**Supplied material:**
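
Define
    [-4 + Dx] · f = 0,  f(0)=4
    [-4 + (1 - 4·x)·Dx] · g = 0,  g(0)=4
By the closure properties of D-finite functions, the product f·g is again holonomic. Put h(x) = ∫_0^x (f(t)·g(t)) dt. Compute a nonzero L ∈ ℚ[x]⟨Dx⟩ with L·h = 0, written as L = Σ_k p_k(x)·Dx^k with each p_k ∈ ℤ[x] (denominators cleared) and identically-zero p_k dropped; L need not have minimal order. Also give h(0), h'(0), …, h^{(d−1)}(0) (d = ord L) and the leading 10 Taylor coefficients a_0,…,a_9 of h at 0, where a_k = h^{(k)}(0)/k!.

f: a_k = 4, 16, 32, 128/3, 128/3, 512/15, 1024/45, 4096/315, 2048/315, 8192/2835, …
g: a_k = 4, 16, 64, 256, 1024, 4096, 16384, 65536, 262144, 1048576, …
Sym-product of L_f,L_g gives L₀ (≤ ord 1).
Integrate: L := L₀·Dx.
L = (8 - 16·x)·Dx + (-1 + 4·x)·Dx^2  (order 2).
h: a_k = 0, 16, 64, 640/3, 2048/3, 6656/3, 333824/45, 8015872/315, 5611520/63, 897851392/2835, …
ICs: h(0) = 0, h′(0) = 16.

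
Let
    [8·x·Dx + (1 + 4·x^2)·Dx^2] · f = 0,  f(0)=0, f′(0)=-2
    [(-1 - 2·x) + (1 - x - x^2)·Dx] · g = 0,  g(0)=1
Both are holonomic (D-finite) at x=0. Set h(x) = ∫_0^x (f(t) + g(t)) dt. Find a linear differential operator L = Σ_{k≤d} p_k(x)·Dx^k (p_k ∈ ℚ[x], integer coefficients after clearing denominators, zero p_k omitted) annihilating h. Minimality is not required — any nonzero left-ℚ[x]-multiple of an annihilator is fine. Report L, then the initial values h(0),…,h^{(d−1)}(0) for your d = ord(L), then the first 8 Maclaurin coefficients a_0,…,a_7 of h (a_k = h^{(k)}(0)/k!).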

**What is expected:**
Take the lines above from the first through the one containing "[(-1 - 2·x) + (1 - x" and reproduce them exactly; include nothing else.

**Answer area:**
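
Define
    [-4 + Dx] · f = 0,  f(0)=4
    [-4 + (1 - 4·x)·Dx] · g = 0,  g(0)=4
By the closure properties of D-finite functions, the product f·g is again holonomic. Put h(x) = ∫_0^x (f(t)·g(t)) dt. Compute a nonzero L ∈ ℚ[x]⟨Dx⟩ with L·h = 0, written as L = Σ_k p_k(x)·Dx^k with each p_k ∈ ℤ[x] (denominators cleared) and identically-zero p_k dropped; L need not have minimal order. Also give h(0), h'(0), …, h^{(d−1)}(0) (d = ord L) and the leading 10 Taylor coefficients a_0,…,a_9 of h at 0, where a_k = h^{(k)}(0)/k!.

f: a_k = 4, 16, 32, 128/3, 128/3, 512/15, 1024/45, 4096/315, 2048/315, 8192/2835, …
g: a_k = 4, 16, 64, 256, 1024, 4096, 16384, 65536, 262144, 1048576, …
Sym-product of L_f,L_g gives L₀ (≤ ord 1).
Integrate: L := L₀·Dx.
L = (8 - 16·x)·Dx + (-1 + 4·x)·Dx^2  (order 2).
h: a_k = 0, 16, 64, 640/3, 2048/3, 6656/3, 333824/45, 8015872/315, 5611520/63, 897851392/2835, …
ICs: h(0) = 0, h′(0) = 16.

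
Let
    [8·x·Dx + (1 + 4·x^2)·Dx^2] · f = 0,  f(0)=0, f′(0)=-2
    [(-1 - 2·x) + (1 - x - x^2)·Dx] · g = 0,  g(0)=1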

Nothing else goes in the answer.